Work task » Each record should be copied exactly, and none of them omitted.

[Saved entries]
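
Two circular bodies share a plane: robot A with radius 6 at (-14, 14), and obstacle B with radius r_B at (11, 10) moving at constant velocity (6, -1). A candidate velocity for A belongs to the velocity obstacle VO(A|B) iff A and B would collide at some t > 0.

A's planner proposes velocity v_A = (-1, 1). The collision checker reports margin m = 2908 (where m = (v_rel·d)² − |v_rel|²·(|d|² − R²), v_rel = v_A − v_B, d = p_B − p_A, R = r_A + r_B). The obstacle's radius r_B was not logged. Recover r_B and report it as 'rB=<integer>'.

m = 2908
d = (25, -4);  v_rel = (-7, 2),  |v_rel|² = 53
v_rel×d = (-7)·(-4) − (2)·(25) = -22
since m = R²·53 − (-22)²:  R² = (484 + 2908) / 53 = 64
R = √64 = 8  ⇒  r_B = 8 − 6 = 2

rB=2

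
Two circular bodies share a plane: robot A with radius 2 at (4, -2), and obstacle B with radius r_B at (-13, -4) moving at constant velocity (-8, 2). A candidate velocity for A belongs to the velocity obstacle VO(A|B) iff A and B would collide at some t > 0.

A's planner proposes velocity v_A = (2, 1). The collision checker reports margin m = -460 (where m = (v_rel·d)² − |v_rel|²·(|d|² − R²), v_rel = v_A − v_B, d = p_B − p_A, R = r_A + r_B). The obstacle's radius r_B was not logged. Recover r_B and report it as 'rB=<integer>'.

m = -460
d = (-17, -2);  v_rel = (10, -1),  |v_rel|² = 101
v_rel×d = (10)·(-2) − (-1)·(-17) = -37
since m = R²·101 − (-37)²:  R² = (1369 + -460) / 101 = 9
R = √9 = 3  ⇒  r_B = 3 − 2 = 1

rB=1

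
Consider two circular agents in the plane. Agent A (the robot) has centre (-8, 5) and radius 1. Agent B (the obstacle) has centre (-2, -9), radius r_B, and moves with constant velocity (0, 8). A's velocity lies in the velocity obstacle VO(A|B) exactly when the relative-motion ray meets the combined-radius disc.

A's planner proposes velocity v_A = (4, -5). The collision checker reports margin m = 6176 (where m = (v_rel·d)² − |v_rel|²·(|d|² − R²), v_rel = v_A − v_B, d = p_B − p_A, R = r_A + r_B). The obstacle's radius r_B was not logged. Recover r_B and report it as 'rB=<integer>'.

m = 6176
d = (6, -14);  v_rel = (4, -13),  |v_rel|² = 185
v_rel×d = (4)·(-14) − (-13)·(6) = 22
since m = R²·185 − 22²:  R² = (484 + 6176) / 185 = 36
R = √36 = 6  ⇒  r_B = 6 − 1 = 5

rB=5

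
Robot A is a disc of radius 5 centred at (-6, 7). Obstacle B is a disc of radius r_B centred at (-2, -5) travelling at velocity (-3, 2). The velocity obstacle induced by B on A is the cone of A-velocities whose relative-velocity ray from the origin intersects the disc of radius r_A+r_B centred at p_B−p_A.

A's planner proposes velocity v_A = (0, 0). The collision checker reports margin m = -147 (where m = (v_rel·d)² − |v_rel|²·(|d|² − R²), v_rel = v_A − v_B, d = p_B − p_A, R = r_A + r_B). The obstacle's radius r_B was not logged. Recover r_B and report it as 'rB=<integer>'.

m = -147
d = (4, -12);  v_rel = (3, -2),  |v_rel|² = 13
v_rel×d = (3)·(-12) − (-2)·(4) = -28
since m = R²·13 − (-28)²:  R² = (784 + -147) / 13 = 49
R = √49 = 7  ⇒  r_B = 7 − 5 = 2

rB=2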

Answer to the problem »
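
Two circular bodies share a plane: robot A with radius 6 at (-14, 14), and obstacle B with radius r_B at (11, 10) moving at constant velocity (6, -1). A candidate velocity for A belongs to the velocity obstacle VO(A|B) iff A and B would collide at some t > 0.

A's planner proposes velocity v_A = (-1, 1). The collision checker reports margin m = 2908 (where m = (v_rel·d)² − |v_rel|²·(|d|² − R²), v_rel = v_A − v_B, d = p_B − p_A, R = r_A + r_B). The obstacle's radius r_B was not logged. Recover r_B and report it as 'rB=<integer>'.

m = 2908
d = (25, -4);  v_rel = (-7, 2),  |v_rel|² = 53
v_rel×d = (-7)·(-4) − (2)·(25) = -22
since m = R²·53 − (-22)²:  R² = (484 + 2908) / 53 = 64
R = √64 = 8  ⇒  r_B = 8 − 6 = 2

rB=2

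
Two circular bodies share a plane: robot A with radius 2 at (4, -2), and obstacle B with radius r_B at (-13, -4) moving at constant velocity (-8, 2). A candidate velocity for A belongs to the velocity obstacle VO(A|B) iff A and B would collide at some t > 0.

A's planner proposes velocity v_A = (2, 1). The collision checker reports margin m = -460 (where m = (v_rel·d)² − |v_rel|²·(|d|² − R²), v_rel = v_A − v_B, d = p_B − p_A, R = r_A + r_B). The obstacle's radius r_B was not logged. Recover r_B and report it as 'rB=<integer>'.

m = -460
d = (-17, -2);  v_rel = (10, -1),  |v_rel|² = 101
v_rel×d = (10)·(-2) − (-1)·(-17) = -37
since m = R²·101 − (-37)²:  R² = (1369 + -460) / 101 = 9
R = √9 = 3  ⇒  r_B = 3 − 2 = 1

rB=1

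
Consider two circular agents in the plane. Agent A (the robot) has centre (-8, 5) and radius 1. Agent B (the obstacle) has centre (-2, -9), radius r_B, and moves with constant velocity (0, 8). A's velocity lies in the velocity obstacle VO(A|B) exactly when the relative-motion ray meets the combined-radius disc.

A's planner proposes velocity v_A = (4, -5). The collision checker reports margin m = 6176 (where m = (v_rel·d)² − |v_rel|²·(|d|² − R²), v_rel = v_A − v_B, d = p_B − p_A, R = r_A + r_B). The obstacle's radius r_B was not logged. Recover r_B and report it as 'rB=<integer>'.

m = 6176
d = (6, -14);  v_rel = (4, -13),  |v_rel|² = 185
v_rel×d = (4)·(-14) − (-13)·(6) = 22
since m = R²·185 − 22²:  R² = (484 + 6176) / 185 = 36
R = √36 = 6  ⇒  r_B = 6 − 1 = 5

rB=5

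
Robot A is a disc of radius 5 centred at (-6, 7). Obstacle B is a disc of radius r_B centred at (-2, -5) travelling at velocity (-3, 2). The velocity obstacle induced by B on A is the cone of A-velocities whose relative-velocity ray from the origin intersects the disc of radius r_A+r_B centred at p_B−p_A.

A's planner proposes velocity v_A = (0, 0). The collision checker reports margin m = -147 (where m = (v_rel·d)² − |v_rel|²·(|d|² − R²), v_rel = v_A − v_B, d = p_B − p_A, R = r_A + r_B). The obstacle's radius r_B was not logged. Recover r_B and report it as 'rB=<integer>'.

m = -147
d = (4, -12);  v_rel = (3, -2),  |v_rel|² = 13
v_rel×d = (3)·(-12) − (-2)·(4) = -28
since m = R²·13 − (-28)²:  R² = (784 + -147) / 13 = 49
R = √49 = 7  ⇒  r_B = 7 − 5 = 2

rB=2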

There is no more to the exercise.